===== Data excerpts

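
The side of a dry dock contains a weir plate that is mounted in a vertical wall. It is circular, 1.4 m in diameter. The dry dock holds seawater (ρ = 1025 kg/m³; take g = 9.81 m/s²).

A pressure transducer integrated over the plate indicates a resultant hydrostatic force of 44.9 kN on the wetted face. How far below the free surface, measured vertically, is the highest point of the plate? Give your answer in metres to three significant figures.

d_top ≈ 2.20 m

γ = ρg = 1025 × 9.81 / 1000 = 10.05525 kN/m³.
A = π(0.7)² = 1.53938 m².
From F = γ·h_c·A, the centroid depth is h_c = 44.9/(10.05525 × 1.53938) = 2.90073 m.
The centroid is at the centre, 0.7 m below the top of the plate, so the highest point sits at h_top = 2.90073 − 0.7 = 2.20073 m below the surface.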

==========

Activity: Write out the listing once more, matching it exactly.

Exercise result:
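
The side of a dry dock contains a weir plate that is mounted in a vertical wall. It is circular, 1.4 m in diameter. The dry dock holds seawater (ρ = 1025 kg/m³; take g = 9.81 m/s²).

A pressure transducer integrated over the plate indicates a resultant hydrostatic force of 44.9 kN on the wetted face. How far below the free surface, measured vertically, is the highest point of the plate? Give your answer in metres to three significant figures.

d_top ≈ 2.20 m

γ = ρg = 1025 × 9.81 / 1000 = 10.05525 kN/m³.
A = π(0.7)² = 1.53938 m².
From F = γ·h_c·A, the centroid depth is h_c = 44.9/(10.05525 × 1.53938) = 2.90073 m.
The centroid is at the centre, 0.7 m below the top of the plate, so the highest point sits at h_top = 2.90073 − 0.7 = 2.20073 m below the surface.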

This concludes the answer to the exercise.